======== Dataset entries ========

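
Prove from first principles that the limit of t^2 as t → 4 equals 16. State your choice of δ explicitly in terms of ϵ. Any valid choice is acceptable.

Fix ϵ > 0. We seek δ > 0 with 0 < |t − 4| < δ ⇒ |t^2 − 16| < ϵ.
Factor: t^2 − 16 = (t − 4)(t + 4), so |t^2 − 16| = |t − 4|·|t + 4|.
Impose δ ≤ 1 so that |t| < 5; then |t + 4| ≤ 9.
Hence |t^2 − 16| ≤ 9|t − 4|, which is < ϵ once |t − 4| < ϵ/9.
Take δ = min(1, ϵ/9). If 0 < |t − 4| < δ then both bounds hold and |t^2 − 16| ≤ 9|t − 4| < 9·(ϵ/9) = ϵ.

δ = min(1, ϵ/9)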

========

Exercise directions: Top to bottom, transcribe every line above exactly.

Answer box:
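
Prove from first principles that the limit of t^2 as t → 4 equals 16. State your choice of δ explicitly in terms of ϵ. Any valid choice is acceptable.

Fix ϵ > 0. We seek δ > 0 with 0 < |t − 4| < δ ⇒ |t^2 − 16| < ϵ.
Factor: t^2 − 16 = (t − 4)(t + 4), so |t^2 − 16| = |t − 4|·|t + 4|.
Impose δ ≤ 1 so that |t| < 5; then |t + 4| ≤ 9.
Hence |t^2 − 16| ≤ 9|t − 4|, which is < ϵ once |t − 4| < ϵ/9.
Take δ = min(1, ϵ/9). If 0 < |t − 4| < δ then both bounds hold and |t^2 − 16| ≤ 9|t − 4| < 9·(ϵ/9) = ϵ.

δ = min(1, ϵ/9)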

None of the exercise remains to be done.